▶ Directions
Take the data below and extract the lines from the one with "Atom → 'str'" to the one with "int × str → ( str )", inclusive, exactly as written.

(Stored entries)
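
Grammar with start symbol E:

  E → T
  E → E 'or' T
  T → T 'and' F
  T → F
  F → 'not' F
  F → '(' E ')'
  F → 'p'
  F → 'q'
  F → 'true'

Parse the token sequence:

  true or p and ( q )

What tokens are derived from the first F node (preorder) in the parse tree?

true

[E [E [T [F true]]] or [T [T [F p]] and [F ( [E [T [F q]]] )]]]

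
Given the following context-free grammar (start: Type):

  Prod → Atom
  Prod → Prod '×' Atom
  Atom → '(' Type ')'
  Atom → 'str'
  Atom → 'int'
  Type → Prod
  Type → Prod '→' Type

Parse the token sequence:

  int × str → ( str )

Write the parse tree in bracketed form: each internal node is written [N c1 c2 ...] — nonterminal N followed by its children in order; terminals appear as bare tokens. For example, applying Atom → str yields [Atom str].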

...

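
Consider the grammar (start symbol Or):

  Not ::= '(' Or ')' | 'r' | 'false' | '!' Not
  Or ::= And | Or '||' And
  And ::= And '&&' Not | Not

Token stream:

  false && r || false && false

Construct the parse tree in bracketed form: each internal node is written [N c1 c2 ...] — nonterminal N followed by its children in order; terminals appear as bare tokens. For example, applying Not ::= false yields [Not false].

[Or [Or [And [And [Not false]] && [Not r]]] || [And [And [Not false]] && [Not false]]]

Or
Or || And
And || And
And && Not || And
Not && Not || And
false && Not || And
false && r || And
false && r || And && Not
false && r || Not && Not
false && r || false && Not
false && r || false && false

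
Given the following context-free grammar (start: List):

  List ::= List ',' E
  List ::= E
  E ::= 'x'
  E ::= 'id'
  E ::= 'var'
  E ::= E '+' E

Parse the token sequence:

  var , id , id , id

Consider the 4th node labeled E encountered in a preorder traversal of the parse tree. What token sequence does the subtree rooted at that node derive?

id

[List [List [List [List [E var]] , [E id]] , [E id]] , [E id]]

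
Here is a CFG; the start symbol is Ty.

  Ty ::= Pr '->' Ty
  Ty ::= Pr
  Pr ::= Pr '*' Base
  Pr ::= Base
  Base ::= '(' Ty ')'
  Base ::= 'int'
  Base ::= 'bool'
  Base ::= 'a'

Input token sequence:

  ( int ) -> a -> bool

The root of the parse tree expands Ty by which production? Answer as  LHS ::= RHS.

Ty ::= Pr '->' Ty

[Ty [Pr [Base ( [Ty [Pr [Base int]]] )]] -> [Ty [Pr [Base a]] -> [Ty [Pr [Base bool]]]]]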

▶ Answer section
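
  Atom → 'str'
  Atom → 'int'
  Type → Prod
  Type → Prod '→' Type

Parse the token sequence:

  int × str → ( str )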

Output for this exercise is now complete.